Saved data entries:
• • • • •

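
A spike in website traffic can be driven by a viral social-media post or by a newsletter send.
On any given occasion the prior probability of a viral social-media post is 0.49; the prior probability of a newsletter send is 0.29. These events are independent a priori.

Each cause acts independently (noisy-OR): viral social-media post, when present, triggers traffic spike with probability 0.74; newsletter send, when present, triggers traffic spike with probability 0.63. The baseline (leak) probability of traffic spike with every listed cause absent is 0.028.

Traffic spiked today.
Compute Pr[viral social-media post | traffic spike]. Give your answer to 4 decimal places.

Under noisy-OR, P(traffic spike | causes) = 1 − (1−0.028)·∏(1−qᵢ) over the active causes.
P(traffic spike) = 0.028×0.51×0.71 + 0.64036×0.51×0.29 + 0.74728×0.49×0.71 + 0.906494×0.49×0.29 = 0.010139 + 0.094709 + 0.259979 + 0.128813 = 0.493640
Of this, 0.388792 comes from 0.259979 + 0.128813 (the viral social-media post=true cases).
So P(viral social-media post | traffic spike) = 0.388792/0.493640 ≈ 0.7876.

Pr[viral social-media post | traffic spike] ≈ 0.7876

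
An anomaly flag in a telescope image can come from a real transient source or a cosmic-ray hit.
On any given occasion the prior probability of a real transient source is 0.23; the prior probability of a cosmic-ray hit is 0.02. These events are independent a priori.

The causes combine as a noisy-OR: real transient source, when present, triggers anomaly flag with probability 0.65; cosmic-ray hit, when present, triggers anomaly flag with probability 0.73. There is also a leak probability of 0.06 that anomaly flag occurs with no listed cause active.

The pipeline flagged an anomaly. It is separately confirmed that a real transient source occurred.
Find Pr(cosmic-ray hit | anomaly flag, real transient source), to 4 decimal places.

Under noisy-OR, P(anomaly flag | causes) = 1 − (1−0.06)·∏(1−qᵢ) over the active causes.
P(anomaly flag | real transient source) = 0.671·0.98 + 0.91117·0.02 = 0.657580 + 0.018223 = 0.675803
The cosmic-ray hit-present share is 0.91117·0.02 = 0.018223.
P(cosmic-ray hit | anomaly flag, real transient source) = 0.018223 / 0.675803 ≈ 0.0270

Pr(cosmic-ray hit | anomaly flag, real transient source) ≈ 0.0270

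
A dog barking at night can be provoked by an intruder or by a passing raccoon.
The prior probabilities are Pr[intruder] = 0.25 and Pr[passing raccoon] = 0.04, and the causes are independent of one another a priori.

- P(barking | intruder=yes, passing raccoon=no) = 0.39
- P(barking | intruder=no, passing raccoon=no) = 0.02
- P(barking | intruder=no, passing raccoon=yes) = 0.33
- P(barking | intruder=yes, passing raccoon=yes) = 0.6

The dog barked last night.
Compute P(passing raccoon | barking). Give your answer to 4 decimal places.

By total probability over the 4 (intruder, passing raccoon) configurations:
  P(barking) = 0.02×0.75×0.96 + 0.33×0.75×0.04 + 0.39×0.25×0.96 + 0.6×0.25×0.04
        = 0.014400 + 0.009900 + 0.093600 + 0.006000 = 0.123900
Keeping only the passing raccoon-present terms gives 0.015900, so
  P(passing raccoon | barking) = 0.015900 / 0.123900 ≈ 0.1283

P(passing raccoon | barking) ≈ 0.1283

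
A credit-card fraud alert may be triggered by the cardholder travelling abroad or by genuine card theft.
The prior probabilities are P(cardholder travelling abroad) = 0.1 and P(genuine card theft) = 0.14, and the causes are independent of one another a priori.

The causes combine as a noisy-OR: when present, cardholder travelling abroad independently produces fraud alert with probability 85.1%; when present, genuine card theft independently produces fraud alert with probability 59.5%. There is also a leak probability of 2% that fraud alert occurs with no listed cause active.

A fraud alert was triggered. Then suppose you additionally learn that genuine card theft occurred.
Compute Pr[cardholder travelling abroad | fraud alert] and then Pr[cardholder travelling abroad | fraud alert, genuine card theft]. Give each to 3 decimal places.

Pr[cardholder travelling abroad | fraud alert] ≈ 0.486; Pr[cardholder travelling abroad | fraud alert, genuine card theft] ≈ 0.148

Under noisy-OR, P(fraud alert | causes) = 1 − (1−0.02)·∏(1−qᵢ) over the active causes.
P(fraud alert) = 0.02*0.9*0.86 + 0.6031*0.9*0.14 + 0.85398*0.1*0.86 + 0.940862*0.1*0.14 = 0.015480 + 0.075991 + 0.073442 + 0.013172 = 0.178085
Of this, 0.086614 comes from 0.073442 + 0.013172 (the cardholder travelling abroad=true cases).
So P(cardholder travelling abroad | fraud alert) = 0.086614/0.178085 ≈ 0.486.

Now condition on the additional information:
By total probability over both values of cardholder travelling abroad:
  P(fraud alert | genuine card theft) = 0.6031·0.9 + 0.940862·0.1
        = 0.542790 + 0.094086 = 0.636876
Keeping only the cardholder travelling abroad-present terms gives 0.094086, so
  P(cardholder travelling abroad | fraud alert, genuine card theft) = 0.094086 / 0.636876 ≈ 0.148
The drop from 0.486 to 0.148 is the explaining-away (discounting) effect.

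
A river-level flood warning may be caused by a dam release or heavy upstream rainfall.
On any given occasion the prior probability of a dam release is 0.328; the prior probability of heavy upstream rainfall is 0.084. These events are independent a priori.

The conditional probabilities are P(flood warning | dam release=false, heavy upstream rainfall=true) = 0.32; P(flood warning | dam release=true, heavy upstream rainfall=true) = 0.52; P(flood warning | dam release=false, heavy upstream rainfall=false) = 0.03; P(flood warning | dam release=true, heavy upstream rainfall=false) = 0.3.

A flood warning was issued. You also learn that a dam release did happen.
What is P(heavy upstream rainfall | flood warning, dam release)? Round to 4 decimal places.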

• • • • •

* _Try it_:
All the records above need to be restated exactly, line by line.

* _Final answer_:
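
A spike in website traffic can be driven by a viral social-media post or by a newsletter send.
On any given occasion the prior probability of a viral social-media post is 0.49; the prior probability of a newsletter send is 0.29. These events are independent a priori.

Each cause acts independently (noisy-OR): viral social-media post, when present, triggers traffic spike with probability 0.74; newsletter send, when present, triggers traffic spike with probability 0.63. The baseline (leak) probability of traffic spike with every listed cause absent is 0.028.

Traffic spiked today.
Compute Pr[viral social-media post | traffic spike]. Give your answer to 4 decimal places.

Under noisy-OR, P(traffic spike | causes) = 1 − (1−0.028)·∏(1−qᵢ) over the active causes.
P(traffic spike) = 0.028×0.51×0.71 + 0.64036×0.51×0.29 + 0.74728×0.49×0.71 + 0.906494×0.49×0.29 = 0.010139 + 0.094709 + 0.259979 + 0.128813 = 0.493640
Of this, 0.388792 comes from 0.259979 + 0.128813 (the viral social-media post=true cases).
So P(viral social-media post | traffic spike) = 0.388792/0.493640 ≈ 0.7876.

Pr[viral social-media post | traffic spike] ≈ 0.7876

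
An anomaly flag in a telescope image can come from a real transient source or a cosmic-ray hit.
On any given occasion the prior probability of a real transient source is 0.23; the prior probability of a cosmic-ray hit is 0.02. These events are independent a priori.

The causes combine as a noisy-OR: real transient source, when present, triggers anomaly flag with probability 0.65; cosmic-ray hit, when present, triggers anomaly flag with probability 0.73. There is also a leak probability of 0.06 that anomaly flag occurs with no listed cause active.

The pipeline flagged an anomaly. It is separately confirmed that a real transient source occurred.
Find Pr(cosmic-ray hit | anomaly flag, real transient source), to 4 decimal places.

Under noisy-OR, P(anomaly flag | causes) = 1 − (1−0.06)·∏(1−qᵢ) over the active causes.
P(anomaly flag | real transient source) = 0.671·0.98 + 0.91117·0.02 = 0.657580 + 0.018223 = 0.675803
The cosmic-ray hit-present share is 0.91117·0.02 = 0.018223.
P(cosmic-ray hit | anomaly flag, real transient source) = 0.018223 / 0.675803 ≈ 0.0270

Pr(cosmic-ray hit | anomaly flag, real transient source) ≈ 0.0270

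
A dog barking at night can be provoked by an intruder or by a passing raccoon.
The prior probabilities are Pr[intruder] = 0.25 and Pr[passing raccoon] = 0.04, and the causes are independent of one another a priori.

- P(barking | intruder=yes, passing raccoon=no) = 0.39
- P(barking | intruder=no, passing raccoon=no) = 0.02
- P(barking | intruder=no, passing raccoon=yes) = 0.33
- P(barking | intruder=yes, passing raccoon=yes) = 0.6

The dog barked last night.
Compute P(passing raccoon | barking). Give your answer to 4 decimal places.

By total probability over the 4 (intruder, passing raccoon) configurations:
  P(barking) = 0.02×0.75×0.96 + 0.33×0.75×0.04 + 0.39×0.25×0.96 + 0.6×0.25×0.04
        = 0.014400 + 0.009900 + 0.093600 + 0.006000 = 0.123900
Keeping only the passing raccoon-present terms gives 0.015900, so
  P(passing raccoon | barking) = 0.015900 / 0.123900 ≈ 0.1283

P(passing raccoon | barking) ≈ 0.1283

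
A credit-card fraud alert may be triggered by the cardholder travelling abroad or by genuine card theft.
The prior probabilities are P(cardholder travelling abroad) = 0.1 and P(genuine card theft) = 0.14, and the causes are independent of one another a priori.

The causes combine as a noisy-OR: when present, cardholder travelling abroad independently produces fraud alert with probability 85.1%; when present, genuine card theft independently produces fraud alert with probability 59.5%. There is also a leak probability of 2% that fraud alert occurs with no listed cause active.

A fraud alert was triggered. Then suppose you additionally learn that genuine card theft occurred.
Compute Pr[cardholder travelling abroad | fraud alert] and then Pr[cardholder travelling abroad | fraud alert, genuine card theft]. Give each to 3 decimal places.

Pr[cardholder travelling abroad | fraud alert] ≈ 0.486; Pr[cardholder travelling abroad | fraud alert, genuine card theft] ≈ 0.148

Under noisy-OR, P(fraud alert | causes) = 1 − (1−0.02)·∏(1−qᵢ) over the active causes.
P(fraud alert) = 0.02*0.9*0.86 + 0.6031*0.9*0.14 + 0.85398*0.1*0.86 + 0.940862*0.1*0.14 = 0.015480 + 0.075991 + 0.073442 + 0.013172 = 0.178085
Of this, 0.086614 comes from 0.073442 + 0.013172 (the cardholder travelling abroad=true cases).
So P(cardholder travelling abroad | fraud alert) = 0.086614/0.178085 ≈ 0.486.

Now condition on the additional information:
By total probability over both values of cardholder travelling abroad:
  P(fraud alert | genuine card theft) = 0.6031·0.9 + 0.940862·0.1
        = 0.542790 + 0.094086 = 0.636876
Keeping only the cardholder travelling abroad-present terms gives 0.094086, so
  P(cardholder travelling abroad | fraud alert, genuine card theft) = 0.094086 / 0.636876 ≈ 0.148
The drop from 0.486 to 0.148 is the explaining-away (discounting) effect.

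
A river-level flood warning may be caused by a dam release or heavy upstream rainfall.
On any given occasion the prior probability of a dam release is 0.328; the prior probability of heavy upstream rainfall is 0.084. These events are independent a priori.

The conditional probabilities are P(flood warning | dam release=false, heavy upstream rainfall=true) = 0.32; P(flood warning | dam release=true, heavy upstream rainfall=true) = 0.52; P(flood warning | dam release=false, heavy upstream rainfall=false) = 0.03; P(flood warning | dam release=true, heavy upstream rainfall=false) = 0.3.

A flood warning was issued. You also learn that a dam release did happen.
What is P(heavy upstream rainfall | flood warning, dam release)? Round to 4 decimal places.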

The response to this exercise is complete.